| Given data |

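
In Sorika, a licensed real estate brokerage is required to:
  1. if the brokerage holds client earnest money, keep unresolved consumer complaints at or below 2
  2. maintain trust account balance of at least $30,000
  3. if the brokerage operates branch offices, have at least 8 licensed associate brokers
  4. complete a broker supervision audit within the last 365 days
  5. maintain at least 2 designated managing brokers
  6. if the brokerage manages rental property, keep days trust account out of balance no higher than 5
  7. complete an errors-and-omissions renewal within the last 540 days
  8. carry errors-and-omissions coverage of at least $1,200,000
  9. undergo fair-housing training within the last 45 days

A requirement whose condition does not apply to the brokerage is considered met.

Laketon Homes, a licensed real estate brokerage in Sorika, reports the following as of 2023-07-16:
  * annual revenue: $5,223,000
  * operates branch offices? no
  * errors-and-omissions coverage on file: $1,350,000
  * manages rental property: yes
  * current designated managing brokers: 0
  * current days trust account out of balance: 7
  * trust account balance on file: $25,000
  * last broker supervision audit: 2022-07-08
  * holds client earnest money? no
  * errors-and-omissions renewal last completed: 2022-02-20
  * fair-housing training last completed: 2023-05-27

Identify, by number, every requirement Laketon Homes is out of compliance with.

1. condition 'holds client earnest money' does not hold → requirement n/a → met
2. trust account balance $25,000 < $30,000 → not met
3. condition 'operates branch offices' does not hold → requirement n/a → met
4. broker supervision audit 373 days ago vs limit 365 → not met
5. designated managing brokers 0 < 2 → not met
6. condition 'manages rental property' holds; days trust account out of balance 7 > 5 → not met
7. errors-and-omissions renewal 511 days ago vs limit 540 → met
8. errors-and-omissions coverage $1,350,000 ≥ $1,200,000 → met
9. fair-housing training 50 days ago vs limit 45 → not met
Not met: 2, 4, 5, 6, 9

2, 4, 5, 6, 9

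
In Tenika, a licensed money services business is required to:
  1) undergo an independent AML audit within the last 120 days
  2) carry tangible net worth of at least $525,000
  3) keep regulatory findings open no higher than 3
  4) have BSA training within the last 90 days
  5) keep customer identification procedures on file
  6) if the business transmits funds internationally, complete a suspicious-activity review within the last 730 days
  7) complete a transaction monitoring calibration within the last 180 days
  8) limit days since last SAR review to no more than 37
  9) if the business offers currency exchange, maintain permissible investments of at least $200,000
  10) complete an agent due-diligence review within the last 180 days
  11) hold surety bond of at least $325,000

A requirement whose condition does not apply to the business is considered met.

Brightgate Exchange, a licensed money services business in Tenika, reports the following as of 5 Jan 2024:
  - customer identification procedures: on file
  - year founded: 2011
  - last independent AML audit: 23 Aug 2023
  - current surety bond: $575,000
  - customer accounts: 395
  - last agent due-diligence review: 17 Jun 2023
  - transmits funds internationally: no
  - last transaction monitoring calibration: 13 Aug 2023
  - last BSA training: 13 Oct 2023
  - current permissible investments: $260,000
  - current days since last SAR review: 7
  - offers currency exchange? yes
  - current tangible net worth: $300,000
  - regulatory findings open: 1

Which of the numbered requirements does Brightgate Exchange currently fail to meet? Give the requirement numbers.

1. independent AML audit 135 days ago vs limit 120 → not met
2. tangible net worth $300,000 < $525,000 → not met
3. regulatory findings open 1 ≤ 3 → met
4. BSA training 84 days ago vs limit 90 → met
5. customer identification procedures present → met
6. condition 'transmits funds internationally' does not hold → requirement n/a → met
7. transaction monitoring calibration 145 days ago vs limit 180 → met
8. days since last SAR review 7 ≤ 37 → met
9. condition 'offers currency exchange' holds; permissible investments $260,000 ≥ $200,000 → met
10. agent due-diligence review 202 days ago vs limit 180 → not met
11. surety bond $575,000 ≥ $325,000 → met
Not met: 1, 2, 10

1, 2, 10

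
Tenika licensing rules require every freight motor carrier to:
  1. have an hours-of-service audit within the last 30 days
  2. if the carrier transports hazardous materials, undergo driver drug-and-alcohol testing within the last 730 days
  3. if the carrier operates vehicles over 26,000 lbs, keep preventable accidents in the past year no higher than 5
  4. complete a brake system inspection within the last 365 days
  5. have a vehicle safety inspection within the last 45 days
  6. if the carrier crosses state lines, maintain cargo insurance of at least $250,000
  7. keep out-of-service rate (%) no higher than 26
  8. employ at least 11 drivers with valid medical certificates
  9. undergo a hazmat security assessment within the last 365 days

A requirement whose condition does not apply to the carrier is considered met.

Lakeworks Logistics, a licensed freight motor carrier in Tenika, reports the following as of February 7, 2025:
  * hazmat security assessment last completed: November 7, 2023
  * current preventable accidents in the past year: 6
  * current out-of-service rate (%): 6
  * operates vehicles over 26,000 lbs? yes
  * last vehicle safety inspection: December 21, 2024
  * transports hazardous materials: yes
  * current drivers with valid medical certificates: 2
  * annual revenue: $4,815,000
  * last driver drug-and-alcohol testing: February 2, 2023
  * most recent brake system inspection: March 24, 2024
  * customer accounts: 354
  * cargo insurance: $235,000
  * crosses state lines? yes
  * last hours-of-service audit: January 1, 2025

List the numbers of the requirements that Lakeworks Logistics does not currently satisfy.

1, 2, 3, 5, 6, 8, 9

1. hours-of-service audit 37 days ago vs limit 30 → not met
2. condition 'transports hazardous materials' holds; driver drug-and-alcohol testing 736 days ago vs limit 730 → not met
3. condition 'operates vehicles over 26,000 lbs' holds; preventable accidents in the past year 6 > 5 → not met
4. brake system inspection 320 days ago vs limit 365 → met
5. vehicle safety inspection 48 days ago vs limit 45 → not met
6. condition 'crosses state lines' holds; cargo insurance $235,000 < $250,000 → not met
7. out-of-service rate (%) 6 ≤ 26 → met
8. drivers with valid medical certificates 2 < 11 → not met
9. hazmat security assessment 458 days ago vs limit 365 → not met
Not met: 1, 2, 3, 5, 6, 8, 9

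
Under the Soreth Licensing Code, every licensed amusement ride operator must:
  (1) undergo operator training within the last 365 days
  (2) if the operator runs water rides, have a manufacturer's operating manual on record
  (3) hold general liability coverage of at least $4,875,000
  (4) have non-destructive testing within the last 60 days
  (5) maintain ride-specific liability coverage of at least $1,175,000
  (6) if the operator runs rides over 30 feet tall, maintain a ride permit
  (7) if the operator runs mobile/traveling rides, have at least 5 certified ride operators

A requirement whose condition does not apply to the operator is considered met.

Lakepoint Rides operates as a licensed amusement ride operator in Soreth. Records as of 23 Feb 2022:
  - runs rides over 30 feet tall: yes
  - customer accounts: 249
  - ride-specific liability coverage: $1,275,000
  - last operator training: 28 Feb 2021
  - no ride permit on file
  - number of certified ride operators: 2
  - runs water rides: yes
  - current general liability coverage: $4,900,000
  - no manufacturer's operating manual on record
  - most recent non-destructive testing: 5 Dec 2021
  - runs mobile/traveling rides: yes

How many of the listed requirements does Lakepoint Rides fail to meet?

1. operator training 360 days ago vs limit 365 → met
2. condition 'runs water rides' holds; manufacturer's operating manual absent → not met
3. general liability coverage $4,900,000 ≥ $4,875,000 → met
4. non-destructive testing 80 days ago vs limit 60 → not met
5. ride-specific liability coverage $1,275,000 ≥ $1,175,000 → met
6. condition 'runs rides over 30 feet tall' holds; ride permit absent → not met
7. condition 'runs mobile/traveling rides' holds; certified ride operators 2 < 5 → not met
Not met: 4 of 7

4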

--

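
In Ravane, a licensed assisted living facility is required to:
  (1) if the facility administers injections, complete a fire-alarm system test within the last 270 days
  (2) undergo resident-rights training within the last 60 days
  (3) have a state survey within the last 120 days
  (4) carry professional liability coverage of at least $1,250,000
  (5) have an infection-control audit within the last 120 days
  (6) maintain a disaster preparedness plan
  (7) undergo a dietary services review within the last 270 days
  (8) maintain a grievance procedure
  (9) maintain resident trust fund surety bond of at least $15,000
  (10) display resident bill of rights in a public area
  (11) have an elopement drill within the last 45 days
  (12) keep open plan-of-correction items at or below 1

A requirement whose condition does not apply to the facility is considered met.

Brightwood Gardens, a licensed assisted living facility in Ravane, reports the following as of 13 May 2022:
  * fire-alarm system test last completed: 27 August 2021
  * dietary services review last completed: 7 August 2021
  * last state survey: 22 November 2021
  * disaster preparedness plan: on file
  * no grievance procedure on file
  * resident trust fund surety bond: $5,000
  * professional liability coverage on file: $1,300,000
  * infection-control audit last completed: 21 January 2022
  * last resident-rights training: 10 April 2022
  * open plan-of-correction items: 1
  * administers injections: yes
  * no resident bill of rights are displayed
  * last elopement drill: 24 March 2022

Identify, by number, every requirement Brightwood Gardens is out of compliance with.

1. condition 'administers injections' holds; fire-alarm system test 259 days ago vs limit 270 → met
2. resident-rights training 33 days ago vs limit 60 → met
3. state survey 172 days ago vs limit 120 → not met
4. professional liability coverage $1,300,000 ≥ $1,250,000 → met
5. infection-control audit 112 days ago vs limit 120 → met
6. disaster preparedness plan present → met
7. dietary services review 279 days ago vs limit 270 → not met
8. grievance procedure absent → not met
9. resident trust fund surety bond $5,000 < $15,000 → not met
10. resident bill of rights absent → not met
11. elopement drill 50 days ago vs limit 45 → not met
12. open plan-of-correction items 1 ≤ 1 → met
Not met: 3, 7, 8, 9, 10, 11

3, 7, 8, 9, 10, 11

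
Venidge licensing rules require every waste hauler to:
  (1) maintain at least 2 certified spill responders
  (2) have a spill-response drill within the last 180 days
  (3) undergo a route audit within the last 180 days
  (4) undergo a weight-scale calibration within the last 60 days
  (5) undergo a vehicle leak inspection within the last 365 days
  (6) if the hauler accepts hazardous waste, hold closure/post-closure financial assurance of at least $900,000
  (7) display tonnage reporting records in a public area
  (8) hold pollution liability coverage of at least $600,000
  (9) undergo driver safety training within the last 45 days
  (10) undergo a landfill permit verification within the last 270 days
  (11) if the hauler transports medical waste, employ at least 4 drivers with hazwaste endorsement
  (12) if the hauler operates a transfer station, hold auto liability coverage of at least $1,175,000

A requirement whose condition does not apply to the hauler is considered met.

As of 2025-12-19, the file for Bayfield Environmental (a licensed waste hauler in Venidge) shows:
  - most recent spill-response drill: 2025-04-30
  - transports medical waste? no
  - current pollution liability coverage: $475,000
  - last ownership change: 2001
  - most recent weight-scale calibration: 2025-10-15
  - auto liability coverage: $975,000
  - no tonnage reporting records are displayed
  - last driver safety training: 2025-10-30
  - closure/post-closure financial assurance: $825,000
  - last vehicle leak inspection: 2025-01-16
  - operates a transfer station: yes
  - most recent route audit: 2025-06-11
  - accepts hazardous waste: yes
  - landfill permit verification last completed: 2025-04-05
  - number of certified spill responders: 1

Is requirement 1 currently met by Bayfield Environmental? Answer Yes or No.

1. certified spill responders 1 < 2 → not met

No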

| Brief |
All that should be written out is the stretch of lines above between the one holding "4. complete a brake" and the one holding "December 21, 2024", inclusive, exactly as given.

| Answer section |
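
  4. complete a brake system inspection within the last 365 days
  5. have a vehicle safety inspection within the last 45 days
  6. if the carrier crosses state lines, maintain cargo insurance of at least $250,000
  7. keep out-of-service rate (%) no higher than 26
  8. employ at least 11 drivers with valid medical certificates
  9. undergo a hazmat security assessment within the last 365 days

A requirement whose condition does not apply to the carrier is considered met.

Lakeworks Logistics, a licensed freight motor carrier in Tenika, reports the following as of February 7, 2025:
  * hazmat security assessment last completed: November 7, 2023
  * current preventable accidents in the past year: 6
  * current out-of-service rate (%): 6
  * operates vehicles over 26,000 lbs? yes
  * last vehicle safety inspection: December 21, 2024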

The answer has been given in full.